--- TASK DIRECTIONS ---
Start at the top of the records below and copy them exactly to the end.

Collected data

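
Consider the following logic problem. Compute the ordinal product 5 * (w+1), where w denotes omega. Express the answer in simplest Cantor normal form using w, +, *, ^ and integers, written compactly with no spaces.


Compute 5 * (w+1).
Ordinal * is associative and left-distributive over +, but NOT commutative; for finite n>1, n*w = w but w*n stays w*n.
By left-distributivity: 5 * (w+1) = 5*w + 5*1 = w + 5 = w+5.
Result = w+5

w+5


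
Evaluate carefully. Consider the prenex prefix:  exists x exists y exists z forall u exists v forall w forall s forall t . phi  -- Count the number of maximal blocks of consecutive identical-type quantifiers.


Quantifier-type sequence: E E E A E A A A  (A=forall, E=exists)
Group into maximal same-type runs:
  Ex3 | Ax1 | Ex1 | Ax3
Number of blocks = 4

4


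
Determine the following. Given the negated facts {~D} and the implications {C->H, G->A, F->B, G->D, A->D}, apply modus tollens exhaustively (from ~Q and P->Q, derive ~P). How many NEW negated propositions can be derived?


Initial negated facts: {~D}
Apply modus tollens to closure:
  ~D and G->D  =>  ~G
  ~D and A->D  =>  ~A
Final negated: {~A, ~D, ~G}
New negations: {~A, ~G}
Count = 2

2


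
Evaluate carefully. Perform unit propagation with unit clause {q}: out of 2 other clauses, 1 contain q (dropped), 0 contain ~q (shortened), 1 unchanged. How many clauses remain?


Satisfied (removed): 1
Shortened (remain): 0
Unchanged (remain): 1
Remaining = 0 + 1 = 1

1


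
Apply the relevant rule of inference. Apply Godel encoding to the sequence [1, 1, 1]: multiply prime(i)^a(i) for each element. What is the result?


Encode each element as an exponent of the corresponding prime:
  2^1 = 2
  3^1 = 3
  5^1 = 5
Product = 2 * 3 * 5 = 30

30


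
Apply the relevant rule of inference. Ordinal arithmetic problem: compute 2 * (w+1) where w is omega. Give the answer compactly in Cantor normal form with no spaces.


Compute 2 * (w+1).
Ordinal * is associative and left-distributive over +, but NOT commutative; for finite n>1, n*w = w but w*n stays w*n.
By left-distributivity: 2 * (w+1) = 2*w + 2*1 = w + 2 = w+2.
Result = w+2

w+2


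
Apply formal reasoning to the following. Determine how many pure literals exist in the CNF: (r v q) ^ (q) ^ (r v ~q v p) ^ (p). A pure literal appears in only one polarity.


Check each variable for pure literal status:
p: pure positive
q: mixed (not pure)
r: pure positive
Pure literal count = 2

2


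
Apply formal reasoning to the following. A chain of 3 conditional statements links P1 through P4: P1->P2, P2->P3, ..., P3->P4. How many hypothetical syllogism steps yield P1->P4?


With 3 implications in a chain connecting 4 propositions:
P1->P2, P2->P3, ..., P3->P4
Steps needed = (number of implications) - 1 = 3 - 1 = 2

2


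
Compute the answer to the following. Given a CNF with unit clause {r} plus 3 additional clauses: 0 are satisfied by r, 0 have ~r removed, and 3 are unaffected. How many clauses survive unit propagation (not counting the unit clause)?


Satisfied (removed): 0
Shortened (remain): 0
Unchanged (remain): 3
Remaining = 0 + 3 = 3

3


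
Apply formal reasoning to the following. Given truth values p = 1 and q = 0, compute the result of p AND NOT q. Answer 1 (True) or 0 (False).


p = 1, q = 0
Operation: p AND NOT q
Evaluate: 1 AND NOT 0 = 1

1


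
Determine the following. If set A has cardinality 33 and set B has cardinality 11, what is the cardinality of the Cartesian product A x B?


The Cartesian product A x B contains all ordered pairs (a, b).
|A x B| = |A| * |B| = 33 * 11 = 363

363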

--- PROBLEM SOLUTION ---
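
Consider the following logic problem. Compute the ordinal product 5 * (w+1), where w denotes omega. Express the answer in simplest Cantor normal form using w, +, *, ^ and integers, written compactly with no spaces.


Compute 5 * (w+1).
Ordinal * is associative and left-distributive over +, but NOT commutative; for finite n>1, n*w = w but w*n stays w*n.
By left-distributivity: 5 * (w+1) = 5*w + 5*1 = w + 5 = w+5.
Result = w+5

w+5


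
Evaluate carefully. Consider the prenex prefix:  exists x exists y exists z forall u exists v forall w forall s forall t . phi  -- Count the number of maximal blocks of consecutive identical-type quantifiers.


Quantifier-type sequence: E E E A E A A A  (A=forall, E=exists)
Group into maximal same-type runs:
  Ex3 | Ax1 | Ex1 | Ax3
Number of blocks = 4

4


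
Determine the following. Given the negated facts {~D} and the implications {C->H, G->A, F->B, G->D, A->D}, apply modus tollens exhaustively (from ~Q and P->Q, derive ~P). How many NEW negated propositions can be derived?


Initial negated facts: {~D}
Apply modus tollens to closure:
  ~D and G->D  =>  ~G
  ~D and A->D  =>  ~A
Final negated: {~A, ~D, ~G}
New negations: {~A, ~G}
Count = 2

2


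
Evaluate carefully. Perform unit propagation with unit clause {q}: out of 2 other clauses, 1 contain q (dropped), 0 contain ~q (shortened), 1 unchanged. How many clauses remain?


Satisfied (removed): 1
Shortened (remain): 0
Unchanged (remain): 1
Remaining = 0 + 1 = 1

1


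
Apply the relevant rule of inference. Apply Godel encoding to the sequence [1, 1, 1]: multiply prime(i)^a(i) for each element. What is the result?


Encode each element as an exponent of the corresponding prime:
  2^1 = 2
  3^1 = 3
  5^1 = 5
Product = 2 * 3 * 5 = 30

30


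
Apply the relevant rule of inference. Ordinal arithmetic problem: compute 2 * (w+1) where w is omega. Give the answer compactly in Cantor normal form with no spaces.


Compute 2 * (w+1).
Ordinal * is associative and left-distributive over +, but NOT commutative; for finite n>1, n*w = w but w*n stays w*n.
By left-distributivity: 2 * (w+1) = 2*w + 2*1 = w + 2 = w+2.
Result = w+2

w+2


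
Apply formal reasoning to the following. Determine how many pure literals exist in the CNF: (r v q) ^ (q) ^ (r v ~q v p) ^ (p). A pure literal appears in only one polarity.


Check each variable for pure literal status:
p: pure positive
q: mixed (not pure)
r: pure positive
Pure literal count = 2

2


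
Apply formal reasoning to the following. A chain of 3 conditional statements links P1 through P4: P1->P2, P2->P3, ..., P3->P4. How many hypothetical syllogism steps yield P1->P4?


With 3 implications in a chain connecting 4 propositions:
P1->P2, P2->P3, ..., P3->P4
Steps needed = (number of implications) - 1 = 3 - 1 = 2

2


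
Compute the answer to the following. Given a CNF with unit clause {r} plus 3 additional clauses: 0 are satisfied by r, 0 have ~r removed, and 3 are unaffected. How many clauses survive unit propagation (not counting the unit clause)?


Satisfied (removed): 0
Shortened (remain): 0
Unchanged (remain): 3
Remaining = 0 + 3 = 3

3


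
Apply formal reasoning to the following. Given truth values p = 1 and q = 0, compute the result of p AND NOT q. Answer 1 (True) or 0 (False).


p = 1, q = 0
Operation: p AND NOT q
Evaluate: 1 AND NOT 0 = 1

1


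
Determine the following. If set A has cardinality 33 and set B has cardinality 11, what is the cardinality of the Cartesian product A x B?


The Cartesian product A x B contains all ordered pairs (a, b).
|A x B| = |A| * |B| = 33 * 11 = 363

363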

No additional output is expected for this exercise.